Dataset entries
:::::

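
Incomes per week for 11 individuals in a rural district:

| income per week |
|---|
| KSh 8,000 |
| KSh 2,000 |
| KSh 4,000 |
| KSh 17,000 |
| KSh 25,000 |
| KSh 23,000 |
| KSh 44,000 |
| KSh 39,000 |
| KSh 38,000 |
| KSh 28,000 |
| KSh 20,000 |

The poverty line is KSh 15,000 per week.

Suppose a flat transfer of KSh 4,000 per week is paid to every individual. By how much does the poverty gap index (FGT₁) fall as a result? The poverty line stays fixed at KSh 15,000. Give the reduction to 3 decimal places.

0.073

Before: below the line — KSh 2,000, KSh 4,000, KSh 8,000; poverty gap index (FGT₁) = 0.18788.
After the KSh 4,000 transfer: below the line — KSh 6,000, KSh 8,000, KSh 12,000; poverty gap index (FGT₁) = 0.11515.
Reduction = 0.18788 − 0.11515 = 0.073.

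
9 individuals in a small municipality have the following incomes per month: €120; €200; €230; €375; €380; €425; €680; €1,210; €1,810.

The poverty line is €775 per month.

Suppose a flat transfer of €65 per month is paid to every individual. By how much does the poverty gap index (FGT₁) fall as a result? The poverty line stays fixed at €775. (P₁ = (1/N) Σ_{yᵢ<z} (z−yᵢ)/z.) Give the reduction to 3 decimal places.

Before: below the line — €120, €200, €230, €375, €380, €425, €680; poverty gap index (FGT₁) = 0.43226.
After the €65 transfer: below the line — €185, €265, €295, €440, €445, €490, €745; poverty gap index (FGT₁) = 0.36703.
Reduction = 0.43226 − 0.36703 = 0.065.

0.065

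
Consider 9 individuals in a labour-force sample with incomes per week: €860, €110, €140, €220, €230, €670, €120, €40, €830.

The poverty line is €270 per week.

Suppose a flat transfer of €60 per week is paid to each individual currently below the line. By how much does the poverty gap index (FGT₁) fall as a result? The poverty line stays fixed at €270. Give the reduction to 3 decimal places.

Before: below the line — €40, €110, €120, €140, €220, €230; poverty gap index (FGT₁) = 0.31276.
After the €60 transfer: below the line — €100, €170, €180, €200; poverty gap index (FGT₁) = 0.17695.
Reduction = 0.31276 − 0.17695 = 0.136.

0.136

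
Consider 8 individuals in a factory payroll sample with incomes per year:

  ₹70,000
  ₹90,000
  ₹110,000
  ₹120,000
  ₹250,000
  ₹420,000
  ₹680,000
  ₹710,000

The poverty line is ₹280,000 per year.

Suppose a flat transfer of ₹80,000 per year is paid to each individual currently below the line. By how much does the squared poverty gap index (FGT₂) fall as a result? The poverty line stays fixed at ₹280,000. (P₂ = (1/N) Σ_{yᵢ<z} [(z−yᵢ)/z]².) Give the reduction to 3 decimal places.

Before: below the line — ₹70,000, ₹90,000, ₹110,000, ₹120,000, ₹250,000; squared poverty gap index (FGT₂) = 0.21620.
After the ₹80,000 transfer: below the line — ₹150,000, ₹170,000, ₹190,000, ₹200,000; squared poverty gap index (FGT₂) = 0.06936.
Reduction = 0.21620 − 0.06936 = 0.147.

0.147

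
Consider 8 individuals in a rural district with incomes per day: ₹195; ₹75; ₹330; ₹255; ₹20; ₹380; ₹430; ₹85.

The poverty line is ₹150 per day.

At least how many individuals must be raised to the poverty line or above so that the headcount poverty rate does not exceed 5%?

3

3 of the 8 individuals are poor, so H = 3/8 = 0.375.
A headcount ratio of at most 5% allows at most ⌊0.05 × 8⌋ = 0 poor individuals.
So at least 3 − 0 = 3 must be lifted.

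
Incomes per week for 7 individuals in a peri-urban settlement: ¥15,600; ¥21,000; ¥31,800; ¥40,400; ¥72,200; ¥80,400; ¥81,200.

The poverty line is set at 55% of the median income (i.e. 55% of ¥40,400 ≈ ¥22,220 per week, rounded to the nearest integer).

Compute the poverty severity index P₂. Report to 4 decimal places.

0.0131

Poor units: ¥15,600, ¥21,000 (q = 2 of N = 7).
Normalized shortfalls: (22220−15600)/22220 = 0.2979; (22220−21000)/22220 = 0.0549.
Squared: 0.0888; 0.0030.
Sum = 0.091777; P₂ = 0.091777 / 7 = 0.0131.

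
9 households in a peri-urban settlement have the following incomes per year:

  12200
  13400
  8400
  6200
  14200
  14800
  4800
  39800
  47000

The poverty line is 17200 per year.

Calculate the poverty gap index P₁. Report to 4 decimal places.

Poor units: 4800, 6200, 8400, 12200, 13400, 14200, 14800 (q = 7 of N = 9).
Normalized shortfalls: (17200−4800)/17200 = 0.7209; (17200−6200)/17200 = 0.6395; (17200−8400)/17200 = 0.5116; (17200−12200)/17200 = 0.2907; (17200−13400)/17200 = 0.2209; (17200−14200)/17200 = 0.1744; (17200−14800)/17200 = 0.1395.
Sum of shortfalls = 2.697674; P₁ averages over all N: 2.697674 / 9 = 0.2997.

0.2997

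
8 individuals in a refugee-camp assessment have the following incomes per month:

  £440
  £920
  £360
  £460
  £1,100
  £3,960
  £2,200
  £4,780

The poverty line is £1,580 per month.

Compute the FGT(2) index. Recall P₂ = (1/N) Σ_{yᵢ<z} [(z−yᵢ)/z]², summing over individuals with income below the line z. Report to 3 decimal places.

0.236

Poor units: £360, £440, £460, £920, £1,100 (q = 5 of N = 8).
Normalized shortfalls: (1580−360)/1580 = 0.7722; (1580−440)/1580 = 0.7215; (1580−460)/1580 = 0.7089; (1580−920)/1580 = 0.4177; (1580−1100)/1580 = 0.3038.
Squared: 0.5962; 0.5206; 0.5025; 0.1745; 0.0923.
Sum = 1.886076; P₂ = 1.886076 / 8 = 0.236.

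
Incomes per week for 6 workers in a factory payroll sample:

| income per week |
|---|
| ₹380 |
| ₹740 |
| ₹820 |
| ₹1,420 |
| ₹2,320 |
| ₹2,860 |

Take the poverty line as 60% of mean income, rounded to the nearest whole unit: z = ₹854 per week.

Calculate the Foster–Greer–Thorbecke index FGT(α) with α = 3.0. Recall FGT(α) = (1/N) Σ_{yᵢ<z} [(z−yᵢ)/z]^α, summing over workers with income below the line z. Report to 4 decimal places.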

:::::

**GOAL OF THE EXERCISE:** Return, word for word, the lines from the one containing "The poverty line is 17200 per year." through the end of the data above, both ends included, and nothing else.

**EXERCISE RESPONSE:**
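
The poverty line is 17200 per year.

Calculate the poverty gap index P₁. Report to 4 decimal places.

Poor units: 4800, 6200, 8400, 12200, 13400, 14200, 14800 (q = 7 of N = 9).
Normalized shortfalls: (17200−4800)/17200 = 0.7209; (17200−6200)/17200 = 0.6395; (17200−8400)/17200 = 0.5116; (17200−12200)/17200 = 0.2907; (17200−13400)/17200 = 0.2209; (17200−14200)/17200 = 0.1744; (17200−14800)/17200 = 0.1395.
Sum of shortfalls = 2.697674; P₁ averages over all N: 2.697674 / 9 = 0.2997.

0.2997

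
8 individuals in a refugee-camp assessment have the following incomes per month:

  £440
  £920
  £360
  £460
  £1,100
  £3,960
  £2,200
  £4,780

The poverty line is £1,580 per month.

Compute the FGT(2) index. Recall P₂ = (1/N) Σ_{yᵢ<z} [(z−yᵢ)/z]², summing over individuals with income below the line z. Report to 3 decimal places.

0.236

Poor units: £360, £440, £460, £920, £1,100 (q = 5 of N = 8).
Normalized shortfalls: (1580−360)/1580 = 0.7722; (1580−440)/1580 = 0.7215; (1580−460)/1580 = 0.7089; (1580−920)/1580 = 0.4177; (1580−1100)/1580 = 0.3038.
Squared: 0.5962; 0.5206; 0.5025; 0.1745; 0.0923.
Sum = 1.886076; P₂ = 1.886076 / 8 = 0.236.

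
Incomes per week for 6 workers in a factory payroll sample:

| income per week |
|---|
| ₹380 |
| ₹740 |
| ₹820 |
| ₹1,420 |
| ₹2,320 |
| ₹2,860 |

Take the poverty line as 60% of mean income, rounded to the nearest whole unit: z = ₹854 per week.

Calculate the Foster–Greer–Thorbecke index FGT(α) with α = 3.0. Recall FGT(α) = (1/N) Σ_{yᵢ<z} [(z−yᵢ)/z]^α, summing over workers with income below the line z. Report to 4 decimal places.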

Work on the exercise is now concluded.